Stored items:

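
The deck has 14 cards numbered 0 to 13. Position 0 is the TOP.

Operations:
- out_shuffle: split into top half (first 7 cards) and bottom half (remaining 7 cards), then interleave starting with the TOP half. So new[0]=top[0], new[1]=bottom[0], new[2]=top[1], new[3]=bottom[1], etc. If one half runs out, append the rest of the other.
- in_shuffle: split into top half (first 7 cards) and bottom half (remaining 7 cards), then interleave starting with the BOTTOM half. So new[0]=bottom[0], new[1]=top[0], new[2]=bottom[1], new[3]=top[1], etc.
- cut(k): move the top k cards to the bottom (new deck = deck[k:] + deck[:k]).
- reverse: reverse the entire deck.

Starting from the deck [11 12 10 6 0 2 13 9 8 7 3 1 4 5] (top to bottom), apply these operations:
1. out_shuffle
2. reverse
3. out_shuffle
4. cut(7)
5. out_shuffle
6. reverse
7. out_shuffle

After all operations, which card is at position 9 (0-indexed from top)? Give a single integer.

After op 1 (out_shuffle): [11 9 12 8 10 7 6 3 0 1 2 4 13 5]
After op 2 (reverse): [5 13 4 2 1 0 3 6 7 10 8 12 9 11]
After op 3 (out_shuffle): [5 6 13 7 4 10 2 8 1 12 0 9 3 11]
After op 4 (cut(7)): [8 1 12 0 9 3 11 5 6 13 7 4 10 2]
After op 5 (out_shuffle): [8 5 1 6 12 13 0 7 9 4 3 10 11 2]
After op 6 (reverse): [2 11 10 3 4 9 7 0 13 12 6 1 5 8]
After op 7 (out_shuffle): [2 0 11 13 10 12 3 6 4 1 9 5 7 8]
Position 9: card 1.

Answer: 1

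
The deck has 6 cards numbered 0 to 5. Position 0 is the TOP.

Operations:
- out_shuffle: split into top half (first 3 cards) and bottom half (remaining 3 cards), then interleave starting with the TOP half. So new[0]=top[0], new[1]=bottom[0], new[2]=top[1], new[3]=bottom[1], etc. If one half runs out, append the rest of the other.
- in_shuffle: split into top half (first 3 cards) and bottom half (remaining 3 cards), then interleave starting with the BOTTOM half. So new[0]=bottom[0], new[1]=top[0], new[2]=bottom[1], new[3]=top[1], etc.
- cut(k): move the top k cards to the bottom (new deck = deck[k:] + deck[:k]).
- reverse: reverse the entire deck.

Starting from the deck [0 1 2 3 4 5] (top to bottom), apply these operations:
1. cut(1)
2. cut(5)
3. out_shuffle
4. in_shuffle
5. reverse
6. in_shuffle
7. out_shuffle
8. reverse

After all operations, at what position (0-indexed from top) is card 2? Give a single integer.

After op 1 (cut(1)): [1 2 3 4 5 0]
After op 2 (cut(5)): [0 1 2 3 4 5]
After op 3 (out_shuffle): [0 3 1 4 2 5]
After op 4 (in_shuffle): [4 0 2 3 5 1]
After op 5 (reverse): [1 5 3 2 0 4]
After op 6 (in_shuffle): [2 1 0 5 4 3]
After op 7 (out_shuffle): [2 5 1 4 0 3]
After op 8 (reverse): [3 0 4 1 5 2]
Card 2 is at position 5.

Answer: 5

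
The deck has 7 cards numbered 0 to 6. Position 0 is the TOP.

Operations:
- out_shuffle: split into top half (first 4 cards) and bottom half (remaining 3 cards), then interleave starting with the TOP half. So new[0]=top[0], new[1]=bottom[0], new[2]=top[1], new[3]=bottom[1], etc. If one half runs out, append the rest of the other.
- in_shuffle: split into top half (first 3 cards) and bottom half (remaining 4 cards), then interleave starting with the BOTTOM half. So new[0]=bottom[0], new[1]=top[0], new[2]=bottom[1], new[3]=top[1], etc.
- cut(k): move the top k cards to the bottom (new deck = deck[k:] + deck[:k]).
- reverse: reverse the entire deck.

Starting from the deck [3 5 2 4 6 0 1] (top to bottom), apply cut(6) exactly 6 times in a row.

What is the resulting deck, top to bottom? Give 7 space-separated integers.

After op 1 (cut(6)): [1 3 5 2 4 6 0]
After op 2 (cut(6)): [0 1 3 5 2 4 6]
After op 3 (cut(6)): [6 0 1 3 5 2 4]
After op 4 (cut(6)): [4 6 0 1 3 5 2]
After op 5 (cut(6)): [2 4 6 0 1 3 5]
After op 6 (cut(6)): [5 2 4 6 0 1 3]

Answer: 5 2 4 6 0 1 3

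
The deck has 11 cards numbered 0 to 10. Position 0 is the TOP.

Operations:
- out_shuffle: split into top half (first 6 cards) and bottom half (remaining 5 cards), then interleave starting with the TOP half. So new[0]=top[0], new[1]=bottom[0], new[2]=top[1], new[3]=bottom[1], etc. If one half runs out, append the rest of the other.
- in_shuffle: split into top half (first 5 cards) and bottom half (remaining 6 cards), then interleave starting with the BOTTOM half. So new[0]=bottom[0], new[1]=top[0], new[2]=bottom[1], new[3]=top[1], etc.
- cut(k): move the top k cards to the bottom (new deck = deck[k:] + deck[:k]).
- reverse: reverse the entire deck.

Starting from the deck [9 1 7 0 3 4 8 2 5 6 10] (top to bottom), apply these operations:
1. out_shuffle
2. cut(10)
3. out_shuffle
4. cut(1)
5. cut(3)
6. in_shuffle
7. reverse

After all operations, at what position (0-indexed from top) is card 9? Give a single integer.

Answer: 2

Derivation:
After op 1 (out_shuffle): [9 8 1 2 7 5 0 6 3 10 4]
After op 2 (cut(10)): [4 9 8 1 2 7 5 0 6 3 10]
After op 3 (out_shuffle): [4 5 9 0 8 6 1 3 2 10 7]
After op 4 (cut(1)): [5 9 0 8 6 1 3 2 10 7 4]
After op 5 (cut(3)): [8 6 1 3 2 10 7 4 5 9 0]
After op 6 (in_shuffle): [10 8 7 6 4 1 5 3 9 2 0]
After op 7 (reverse): [0 2 9 3 5 1 4 6 7 8 10]
Card 9 is at position 2.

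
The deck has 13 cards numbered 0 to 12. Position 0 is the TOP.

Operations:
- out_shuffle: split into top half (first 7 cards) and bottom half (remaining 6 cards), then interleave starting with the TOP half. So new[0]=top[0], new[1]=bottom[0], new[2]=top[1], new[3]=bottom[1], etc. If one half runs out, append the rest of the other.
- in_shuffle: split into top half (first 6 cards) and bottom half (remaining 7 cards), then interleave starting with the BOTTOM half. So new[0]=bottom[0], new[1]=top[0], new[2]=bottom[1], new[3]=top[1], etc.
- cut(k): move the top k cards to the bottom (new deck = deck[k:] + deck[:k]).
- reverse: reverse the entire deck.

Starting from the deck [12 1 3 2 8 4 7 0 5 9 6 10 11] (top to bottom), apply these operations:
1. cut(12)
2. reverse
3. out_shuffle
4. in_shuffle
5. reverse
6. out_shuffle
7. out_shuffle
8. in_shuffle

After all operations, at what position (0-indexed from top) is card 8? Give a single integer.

After op 1 (cut(12)): [11 12 1 3 2 8 4 7 0 5 9 6 10]
After op 2 (reverse): [10 6 9 5 0 7 4 8 2 3 1 12 11]
After op 3 (out_shuffle): [10 8 6 2 9 3 5 1 0 12 7 11 4]
After op 4 (in_shuffle): [5 10 1 8 0 6 12 2 7 9 11 3 4]
After op 5 (reverse): [4 3 11 9 7 2 12 6 0 8 1 10 5]
After op 6 (out_shuffle): [4 6 3 0 11 8 9 1 7 10 2 5 12]
After op 7 (out_shuffle): [4 1 6 7 3 10 0 2 11 5 8 12 9]
After op 8 (in_shuffle): [0 4 2 1 11 6 5 7 8 3 12 10 9]
Card 8 is at position 8.

Answer: 8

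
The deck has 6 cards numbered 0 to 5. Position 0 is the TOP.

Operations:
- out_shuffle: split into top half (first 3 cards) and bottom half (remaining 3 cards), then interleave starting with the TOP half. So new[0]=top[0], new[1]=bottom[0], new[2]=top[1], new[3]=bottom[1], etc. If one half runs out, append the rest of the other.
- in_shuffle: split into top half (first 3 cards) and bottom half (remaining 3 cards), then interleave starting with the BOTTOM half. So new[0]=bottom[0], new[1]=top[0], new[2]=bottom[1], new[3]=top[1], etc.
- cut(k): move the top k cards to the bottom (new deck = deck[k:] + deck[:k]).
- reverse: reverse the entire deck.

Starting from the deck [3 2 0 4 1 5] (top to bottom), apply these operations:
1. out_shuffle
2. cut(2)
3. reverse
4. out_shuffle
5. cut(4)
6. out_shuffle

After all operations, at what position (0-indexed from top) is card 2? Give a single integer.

After op 1 (out_shuffle): [3 4 2 1 0 5]
After op 2 (cut(2)): [2 1 0 5 3 4]
After op 3 (reverse): [4 3 5 0 1 2]
After op 4 (out_shuffle): [4 0 3 1 5 2]
After op 5 (cut(4)): [5 2 4 0 3 1]
After op 6 (out_shuffle): [5 0 2 3 4 1]
Card 2 is at position 2.

Answer: 2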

Aim of the exercise »
There is a line with "The deck has 11" and a line with "7 cards) and bottom half (remaining 6" above. Copy exactly those two lines and all lines between them, with nothing else.

Result »
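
The deck has 11 cards numbered 0 to 10. Position 0 is the TOP.

Operations:
- out_shuffle: split into top half (first 6 cards) and bottom half (remaining 5 cards), then interleave starting with the TOP half. So new[0]=top[0], new[1]=bottom[0], new[2]=top[1], new[3]=bottom[1], etc. If one half runs out, append the rest of the other.
- in_shuffle: split into top half (first 5 cards) and bottom half (remaining 6 cards), then interleave starting with the BOTTOM half. So new[0]=bottom[0], new[1]=top[0], new[2]=bottom[1], new[3]=top[1], etc.
- cut(k): move the top k cards to the bottom (new deck = deck[k:] + deck[:k]).
- reverse: reverse the entire deck.

Starting from the deck [9 1 7 0 3 4 8 2 5 6 10] (top to bottom), apply these operations:
1. out_shuffle
2. cut(10)
3. out_shuffle
4. cut(1)
5. cut(3)
6. in_shuffle
7. reverse

After all operations, at what position (0-indexed from top) is card 9? Give a single integer.

Answer: 2

Derivation:
After op 1 (out_shuffle): [9 8 1 2 7 5 0 6 3 10 4]
After op 2 (cut(10)): [4 9 8 1 2 7 5 0 6 3 10]
After op 3 (out_shuffle): [4 5 9 0 8 6 1 3 2 10 7]
After op 4 (cut(1)): [5 9 0 8 6 1 3 2 10 7 4]
After op 5 (cut(3)): [8 6 1 3 2 10 7 4 5 9 0]
After op 6 (in_shuffle): [10 8 7 6 4 1 5 3 9 2 0]
After op 7 (reverse): [0 2 9 3 5 1 4 6 7 8 10]
Card 9 is at position 2.

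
The deck has 13 cards numbered 0 to 12. Position 0 is the TOP.

Operations:
- out_shuffle: split into top half (first 7 cards) and bottom half (remaining 6 cards), then interleave starting with the TOP half. So new[0]=top[0], new[1]=bottom[0], new[2]=top[1], new[3]=bottom[1], etc. If one half runs out, append the rest of the other.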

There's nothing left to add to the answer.